◆ **Task item**: Transcribe every record exactly, omitting none.

◆ **Supplied data**:
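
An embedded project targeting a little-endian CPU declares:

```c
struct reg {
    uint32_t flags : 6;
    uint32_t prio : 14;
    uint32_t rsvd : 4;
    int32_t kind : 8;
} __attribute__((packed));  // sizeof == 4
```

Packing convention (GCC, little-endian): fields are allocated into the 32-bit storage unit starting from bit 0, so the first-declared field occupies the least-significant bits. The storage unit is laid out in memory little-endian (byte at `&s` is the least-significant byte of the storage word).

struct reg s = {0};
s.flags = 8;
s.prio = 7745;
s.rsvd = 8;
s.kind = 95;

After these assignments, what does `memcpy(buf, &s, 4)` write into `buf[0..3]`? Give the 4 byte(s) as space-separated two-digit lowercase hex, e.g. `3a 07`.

48 90 87 5f

flags (6b) val=8 bits=0x8 at bit 0: 0x00000008
prio (14b) val=7745 bits=0x1e41 at bit 6: 0x00079048
rsvd (4b) val=8 bits=0x8 at bit 20: 0x00879048
kind (8b) val=95 bits=0x5f at bit 24: 0x5f879048
word = 0x5f879048 → little-endian bytes:
  [0]=0x48  [1]=0x90  [2]=0x87  [3]=0x5f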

◆ **Response**:
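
An embedded project targeting a little-endian CPU declares:

```c
struct reg {
    uint32_t flags : 6;
    uint32_t prio : 14;
    uint32_t rsvd : 4;
    int32_t kind : 8;
} __attribute__((packed));  // sizeof == 4
```

Packing convention (GCC, little-endian): fields are allocated into the 32-bit storage unit starting from bit 0, so the first-declared field occupies the least-significant bits. The storage unit is laid out in memory little-endian (byte at `&s` is the least-significant byte of the storage word).

struct reg s = {0};
s.flags = 8;
s.prio = 7745;
s.rsvd = 8;
s.kind = 95;

After these assignments, what does `memcpy(buf, &s, 4)` write into `buf[0..3]`? Give the 4 byte(s) as space-separated two-digit lowercase hex, e.g. `3a 07`.

48 90 87 5f

flags (6b) val=8 bits=0x8 at bit 0: 0x00000008
prio (14b) val=7745 bits=0x1e41 at bit 6: 0x00079048
rsvd (4b) val=8 bits=0x8 at bit 20: 0x00879048
kind (8b) val=95 bits=0x5f at bit 24: 0x5f879048
word = 0x5f879048 → little-endian bytes:
  [0]=0x48  [1]=0x90  [2]=0x87  [3]=0x5f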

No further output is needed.